What is required -
Give back only the lines in the records below from the one with "At a Black Sea" to the one with "Which interval between", both inclusive, word for word.

Exercise inputs -
========================
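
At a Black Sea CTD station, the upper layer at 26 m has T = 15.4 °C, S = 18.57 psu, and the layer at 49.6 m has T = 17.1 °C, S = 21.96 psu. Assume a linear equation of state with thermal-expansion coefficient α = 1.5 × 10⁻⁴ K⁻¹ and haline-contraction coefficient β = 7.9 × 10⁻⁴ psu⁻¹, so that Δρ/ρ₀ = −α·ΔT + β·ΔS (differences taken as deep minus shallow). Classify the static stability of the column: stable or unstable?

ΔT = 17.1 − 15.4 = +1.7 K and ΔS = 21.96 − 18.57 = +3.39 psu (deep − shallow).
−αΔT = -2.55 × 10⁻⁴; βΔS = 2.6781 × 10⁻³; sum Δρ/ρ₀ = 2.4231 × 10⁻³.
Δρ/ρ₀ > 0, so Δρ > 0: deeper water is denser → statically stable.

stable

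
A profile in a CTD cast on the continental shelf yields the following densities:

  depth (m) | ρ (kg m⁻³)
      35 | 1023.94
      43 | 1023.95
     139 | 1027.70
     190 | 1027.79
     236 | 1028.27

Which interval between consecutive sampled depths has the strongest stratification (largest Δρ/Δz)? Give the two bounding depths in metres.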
========================
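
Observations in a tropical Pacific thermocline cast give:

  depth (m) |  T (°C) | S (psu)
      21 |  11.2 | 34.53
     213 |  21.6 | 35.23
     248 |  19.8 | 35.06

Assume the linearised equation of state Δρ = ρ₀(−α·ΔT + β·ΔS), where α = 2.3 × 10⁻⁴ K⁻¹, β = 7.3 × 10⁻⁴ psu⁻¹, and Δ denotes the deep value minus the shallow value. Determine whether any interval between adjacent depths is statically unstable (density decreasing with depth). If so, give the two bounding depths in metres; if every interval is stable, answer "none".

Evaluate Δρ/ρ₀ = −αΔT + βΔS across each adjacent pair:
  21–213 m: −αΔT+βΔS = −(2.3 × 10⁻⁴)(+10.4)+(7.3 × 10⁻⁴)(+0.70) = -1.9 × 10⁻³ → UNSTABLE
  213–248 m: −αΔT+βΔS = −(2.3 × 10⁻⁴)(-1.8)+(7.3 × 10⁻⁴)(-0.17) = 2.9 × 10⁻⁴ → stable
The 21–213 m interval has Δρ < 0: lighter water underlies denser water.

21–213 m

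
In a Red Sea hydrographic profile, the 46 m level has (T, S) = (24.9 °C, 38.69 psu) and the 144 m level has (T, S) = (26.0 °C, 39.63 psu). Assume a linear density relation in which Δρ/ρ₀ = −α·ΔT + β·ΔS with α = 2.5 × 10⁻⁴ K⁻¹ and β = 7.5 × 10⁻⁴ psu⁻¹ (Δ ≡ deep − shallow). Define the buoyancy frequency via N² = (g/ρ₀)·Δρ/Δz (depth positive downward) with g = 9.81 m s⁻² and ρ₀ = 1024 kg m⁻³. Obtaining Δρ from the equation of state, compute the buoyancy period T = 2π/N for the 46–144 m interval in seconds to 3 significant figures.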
========================
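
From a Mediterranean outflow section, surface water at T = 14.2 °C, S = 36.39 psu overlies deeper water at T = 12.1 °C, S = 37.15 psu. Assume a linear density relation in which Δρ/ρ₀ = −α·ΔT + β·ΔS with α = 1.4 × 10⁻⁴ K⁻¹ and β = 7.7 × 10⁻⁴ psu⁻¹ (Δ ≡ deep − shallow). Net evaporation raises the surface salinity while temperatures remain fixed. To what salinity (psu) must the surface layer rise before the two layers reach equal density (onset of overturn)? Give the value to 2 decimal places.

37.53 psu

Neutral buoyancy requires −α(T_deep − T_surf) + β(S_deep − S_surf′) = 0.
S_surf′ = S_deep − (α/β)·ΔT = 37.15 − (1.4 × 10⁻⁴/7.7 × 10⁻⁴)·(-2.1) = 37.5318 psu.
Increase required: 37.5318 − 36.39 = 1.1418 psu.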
========================
Task output -
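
At a Black Sea CTD station, the upper layer at 26 m has T = 15.4 °C, S = 18.57 psu, and the layer at 49.6 m has T = 17.1 °C, S = 21.96 psu. Assume a linear equation of state with thermal-expansion coefficient α = 1.5 × 10⁻⁴ K⁻¹ and haline-contraction coefficient β = 7.9 × 10⁻⁴ psu⁻¹, so that Δρ/ρ₀ = −α·ΔT + β·ΔS (differences taken as deep minus shallow). Classify the static stability of the column: stable or unstable?

ΔT = 17.1 − 15.4 = +1.7 K and ΔS = 21.96 − 18.57 = +3.39 psu (deep − shallow).
−αΔT = -2.55 × 10⁻⁴; βΔS = 2.6781 × 10⁻³; sum Δρ/ρ₀ = 2.4231 × 10⁻³.
Δρ/ρ₀ > 0, so Δρ > 0: deeper water is denser → statically stable.

stable

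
A profile in a CTD cast on the continental shelf yields the following densities:

  depth (m) | ρ (kg m⁻³)
      35 | 1023.94
      43 | 1023.95
     139 | 1027.70
     190 | 1027.79
     236 | 1028.27

Which interval between consecutive sampled depths has the strongest stratification (largest Δρ/Δz)? Give the two bounding depths in metres.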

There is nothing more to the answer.